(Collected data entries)
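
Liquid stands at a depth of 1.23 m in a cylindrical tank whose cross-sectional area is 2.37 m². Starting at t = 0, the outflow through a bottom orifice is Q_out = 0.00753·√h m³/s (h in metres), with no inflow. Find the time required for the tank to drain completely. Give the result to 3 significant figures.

Unsteady balance on liquid volume: A dh/dt = −0.00753 √h.
∫ h^(−1/2) dh = −(0.00753/A) ∫ dt, giving 2√h = 2√h₀ − (0.00753/A) t.
Tank is empty when √h = 0: t_empty = 2A√h₀/0.00753.
t_empty = 2·2.37·√1.23/0.00753 = 4.7400·1.1091/0.00753 = 698.13 s.

698 s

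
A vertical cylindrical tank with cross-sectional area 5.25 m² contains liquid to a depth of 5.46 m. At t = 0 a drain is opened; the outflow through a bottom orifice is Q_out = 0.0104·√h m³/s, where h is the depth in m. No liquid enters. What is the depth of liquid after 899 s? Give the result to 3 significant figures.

2.09 m

A dh/dt = −Q_out = −0.0104 √h.
∫ h^(−1/2) dh = −(0.0104/A) ∫ dt, giving 2√h = 2√h₀ − (0.0104/A) t.
√h = √5.46 − 0.0104·899/(2·5.25) = 2.3367 − 0.89044 = 1.4462.
h = 1.4462² = 2.0916 m.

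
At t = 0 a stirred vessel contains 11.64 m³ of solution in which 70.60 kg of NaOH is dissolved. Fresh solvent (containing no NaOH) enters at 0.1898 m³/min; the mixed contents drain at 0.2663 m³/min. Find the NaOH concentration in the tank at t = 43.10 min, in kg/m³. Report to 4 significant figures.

Let m(t) be the amount of NaOH. Volume: V(t) = V₀ + (Q_in − Q_out) t = 11.64 − 0.0765000 t; V(43.10) = 8.34285 m³.
No NaOH enters, so dm/dt = −Q_out · (m/V).
dm/m = −Q_out dt/(V₀ − 0.0765000 t); integrating gives ln(m/m₀) = −(Q_out/(Q_in−Q_out)) ln(V/V₀).
m = m₀ (V₀/V)^(Q_out/(Q_in−Q_out)) = 70.60 × (11.64/8.34285)^(-3.48105) = 22.1468 kg.
C = m/V = 22.1468/8.34285 = 2.65459 kg/m³.

2.655 kg/m³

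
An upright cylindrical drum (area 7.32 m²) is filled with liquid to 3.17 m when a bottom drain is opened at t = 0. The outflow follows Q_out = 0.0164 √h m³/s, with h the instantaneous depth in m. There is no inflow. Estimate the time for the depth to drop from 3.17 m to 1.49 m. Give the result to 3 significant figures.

Mass balance (ρ constant): A dh/dt = −0.0164 √h.
∫ h^(−1/2) dh = −(0.0164/A) ∫ dt, giving 2√h = 2√h₀ − (0.0164/A) t.
t = 2A(√h₀ − √h)/0.0164 = 2·7.32·(√3.17 − √1.49)/0.0164
  = 14.640 × (1.7804 − 1.2207) / 0.0164 = 499.72 s.

500 s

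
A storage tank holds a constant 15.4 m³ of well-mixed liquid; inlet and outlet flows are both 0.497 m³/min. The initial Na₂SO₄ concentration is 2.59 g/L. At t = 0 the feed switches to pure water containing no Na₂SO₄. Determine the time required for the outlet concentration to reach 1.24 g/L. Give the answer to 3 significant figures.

Species balance: V dC/dt = Q(C_in − C) ⇒ τ = V/Q = 30.986 min.
C(t) = C_in + (C₀ − C_in) e^(−t/τ). Set C = 1.24 and solve for t:
e^(−t/τ) = (C − C_in)/(C₀ − C_in) = (1.24 − 0)/(2.59 − 0) = 0.47876
t = −τ ln(…) = 30.986 × 0.73655 = 22.823 min.

22.8 min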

## Exercise
Take the entries and print them exactly. Keep every line.

## Solution for this task
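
Liquid stands at a depth of 1.23 m in a cylindrical tank whose cross-sectional area is 2.37 m². Starting at t = 0, the outflow through a bottom orifice is Q_out = 0.00753·√h m³/s (h in metres), with no inflow. Find the time required for the tank to drain completely. Give the result to 3 significant figures.

Unsteady balance on liquid volume: A dh/dt = −0.00753 √h.
∫ h^(−1/2) dh = −(0.00753/A) ∫ dt, giving 2√h = 2√h₀ − (0.00753/A) t.
Tank is empty when √h = 0: t_empty = 2A√h₀/0.00753.
t_empty = 2·2.37·√1.23/0.00753 = 4.7400·1.1091/0.00753 = 698.13 s.

698 s

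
A vertical cylindrical tank with cross-sectional area 5.25 m² contains liquid to a depth of 5.46 m. At t = 0 a drain is opened; the outflow through a bottom orifice is Q_out = 0.0104·√h m³/s, where h is the depth in m. No liquid enters. What is the depth of liquid after 899 s? Give the result to 3 significant figures.

2.09 m

A dh/dt = −Q_out = −0.0104 √h.
∫ h^(−1/2) dh = −(0.0104/A) ∫ dt, giving 2√h = 2√h₀ − (0.0104/A) t.
√h = √5.46 − 0.0104·899/(2·5.25) = 2.3367 − 0.89044 = 1.4462.
h = 1.4462² = 2.0916 m.

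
At t = 0 a stirred vessel contains 11.64 m³ of solution in which 70.60 kg of NaOH is dissolved. Fresh solvent (containing no NaOH) enters at 0.1898 m³/min; the mixed contents drain at 0.2663 m³/min. Find the NaOH concentration in the tank at t = 43.10 min, in kg/m³. Report to 4 significant figures.

Let m(t) be the amount of NaOH. Volume: V(t) = V₀ + (Q_in − Q_out) t = 11.64 − 0.0765000 t; V(43.10) = 8.34285 m³.
No NaOH enters, so dm/dt = −Q_out · (m/V).
dm/m = −Q_out dt/(V₀ − 0.0765000 t); integrating gives ln(m/m₀) = −(Q_out/(Q_in−Q_out)) ln(V/V₀).
m = m₀ (V₀/V)^(Q_out/(Q_in−Q_out)) = 70.60 × (11.64/8.34285)^(-3.48105) = 22.1468 kg.
C = m/V = 22.1468/8.34285 = 2.65459 kg/m³.

2.655 kg/m³

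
An upright cylindrical drum (area 7.32 m²) is filled with liquid to 3.17 m when a bottom drain is opened at t = 0. The outflow follows Q_out = 0.0164 √h m³/s, with h the instantaneous depth in m. There is no inflow. Estimate the time for the depth to drop from 3.17 m to 1.49 m. Give the result to 3 significant figures.

Mass balance (ρ constant): A dh/dt = −0.0164 √h.
∫ h^(−1/2) dh = −(0.0164/A) ∫ dt, giving 2√h = 2√h₀ − (0.0164/A) t.
t = 2A(√h₀ − √h)/0.0164 = 2·7.32·(√3.17 − √1.49)/0.0164
  = 14.640 × (1.7804 − 1.2207) / 0.0164 = 499.72 s.

500 s

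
A storage tank holds a constant 15.4 m³ of well-mixed liquid; inlet and outlet flows are both 0.497 m³/min. The initial Na₂SO₄ concentration is 2.59 g/L. At t = 0 the feed switches to pure water containing no Na₂SO₄. Determine the time required for the outlet concentration to reach 1.24 g/L. Give the answer to 3 significant figures.

Species balance: V dC/dt = Q(C_in − C) ⇒ τ = V/Q = 30.986 min.
C(t) = C_in + (C₀ − C_in) e^(−t/τ). Set C = 1.24 and solve for t:
e^(−t/τ) = (C − C_in)/(C₀ − C_in) = (1.24 − 0)/(2.59 − 0) = 0.47876
t = −τ ln(…) = 30.986 × 0.73655 = 22.823 min.

22.8 min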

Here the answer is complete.